▸ **Problem to work on**: Lines containing the word "Andrena" are the ones to copy from the records below.

▸ **Extracted data**:

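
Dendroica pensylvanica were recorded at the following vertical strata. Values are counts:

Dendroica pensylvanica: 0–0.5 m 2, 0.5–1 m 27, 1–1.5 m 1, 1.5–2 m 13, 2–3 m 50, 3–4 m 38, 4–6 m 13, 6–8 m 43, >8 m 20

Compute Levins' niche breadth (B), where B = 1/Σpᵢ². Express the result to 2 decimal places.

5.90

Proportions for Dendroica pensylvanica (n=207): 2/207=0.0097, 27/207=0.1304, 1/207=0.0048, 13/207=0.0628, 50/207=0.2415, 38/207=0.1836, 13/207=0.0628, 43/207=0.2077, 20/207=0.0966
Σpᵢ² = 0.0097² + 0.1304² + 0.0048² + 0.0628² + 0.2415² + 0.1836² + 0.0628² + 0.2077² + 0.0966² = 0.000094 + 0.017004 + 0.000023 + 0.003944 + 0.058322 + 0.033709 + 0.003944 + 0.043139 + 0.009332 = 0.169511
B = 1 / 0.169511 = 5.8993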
...
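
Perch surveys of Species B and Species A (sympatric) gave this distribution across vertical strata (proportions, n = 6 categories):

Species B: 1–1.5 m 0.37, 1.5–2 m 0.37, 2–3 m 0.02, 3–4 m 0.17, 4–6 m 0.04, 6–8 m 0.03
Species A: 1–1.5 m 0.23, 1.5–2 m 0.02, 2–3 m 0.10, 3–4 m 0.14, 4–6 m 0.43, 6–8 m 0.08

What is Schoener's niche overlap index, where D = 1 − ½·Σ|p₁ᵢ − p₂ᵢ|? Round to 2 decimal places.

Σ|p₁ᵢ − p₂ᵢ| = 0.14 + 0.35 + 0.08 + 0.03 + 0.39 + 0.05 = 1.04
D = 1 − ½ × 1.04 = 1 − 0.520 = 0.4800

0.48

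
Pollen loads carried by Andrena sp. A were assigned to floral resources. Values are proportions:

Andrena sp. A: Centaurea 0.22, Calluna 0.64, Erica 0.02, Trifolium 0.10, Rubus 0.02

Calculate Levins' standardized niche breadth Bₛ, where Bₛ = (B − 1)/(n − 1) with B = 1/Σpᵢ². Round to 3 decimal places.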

▸ **Answer box**:
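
Pollen loads carried by Andrena sp. A were assigned to floral resources. Values are proportions:
Andrena sp. A: Centaurea 0.22, Calluna 0.64, Erica 0.02, Trifolium 0.10, Rubus 0.02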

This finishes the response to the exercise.